↓
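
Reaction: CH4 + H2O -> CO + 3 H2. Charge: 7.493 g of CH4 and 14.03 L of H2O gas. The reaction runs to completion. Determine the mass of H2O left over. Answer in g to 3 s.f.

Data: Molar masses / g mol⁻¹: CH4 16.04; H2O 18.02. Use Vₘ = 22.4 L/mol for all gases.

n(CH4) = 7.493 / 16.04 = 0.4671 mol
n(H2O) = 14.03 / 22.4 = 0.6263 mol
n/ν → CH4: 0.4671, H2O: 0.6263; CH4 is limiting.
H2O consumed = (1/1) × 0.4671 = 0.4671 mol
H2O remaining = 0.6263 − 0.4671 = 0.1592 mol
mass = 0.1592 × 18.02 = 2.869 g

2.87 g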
↑
↓
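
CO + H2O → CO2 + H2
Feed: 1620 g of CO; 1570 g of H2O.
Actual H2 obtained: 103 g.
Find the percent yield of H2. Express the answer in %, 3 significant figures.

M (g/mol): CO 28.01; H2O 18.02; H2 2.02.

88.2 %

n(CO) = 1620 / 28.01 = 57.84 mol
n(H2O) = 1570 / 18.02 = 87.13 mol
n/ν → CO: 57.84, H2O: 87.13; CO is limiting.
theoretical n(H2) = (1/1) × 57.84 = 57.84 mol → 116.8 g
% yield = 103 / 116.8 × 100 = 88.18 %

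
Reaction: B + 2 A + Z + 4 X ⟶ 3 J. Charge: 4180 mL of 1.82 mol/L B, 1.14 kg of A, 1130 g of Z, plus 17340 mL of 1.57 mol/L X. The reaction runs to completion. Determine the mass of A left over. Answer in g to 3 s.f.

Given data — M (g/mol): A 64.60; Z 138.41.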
↑
Prompt: Each line in the entries above, starting at the line with "CO + H2O → CO2 + H2" and ending at the line with "Given data — M (g/mol): A 64.60; Z 138.41.", is to be printed exactly, and only those lines.

Output:
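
CO + H2O → CO2 + H2
Feed: 1620 g of CO; 1570 g of H2O.
Actual H2 obtained: 103 g.
Find the percent yield of H2. Express the answer in %, 3 significant figures.

M (g/mol): CO 28.01; H2O 18.02; H2 2.02.

88.2 %

n(CO) = 1620 / 28.01 = 57.84 mol
n(H2O) = 1570 / 18.02 = 87.13 mol
n/ν → CO: 57.84, H2O: 87.13; CO is limiting.
theoretical n(H2) = (1/1) × 57.84 = 57.84 mol → 116.8 g
% yield = 103 / 116.8 × 100 = 88.18 %

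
Reaction: B + 2 A + Z + 4 X ⟶ 3 J. Charge: 4180 mL of 1.82 mol/L B, 1.14 kg of A, 1130 g of Z, plus 17340 mL of 1.57 mol/L X. The reaction runs to completion. Determine the mass of A left over. Answer in g to 3 s.f.

Given data — M (g/mol): A 64.60; Z 138.41.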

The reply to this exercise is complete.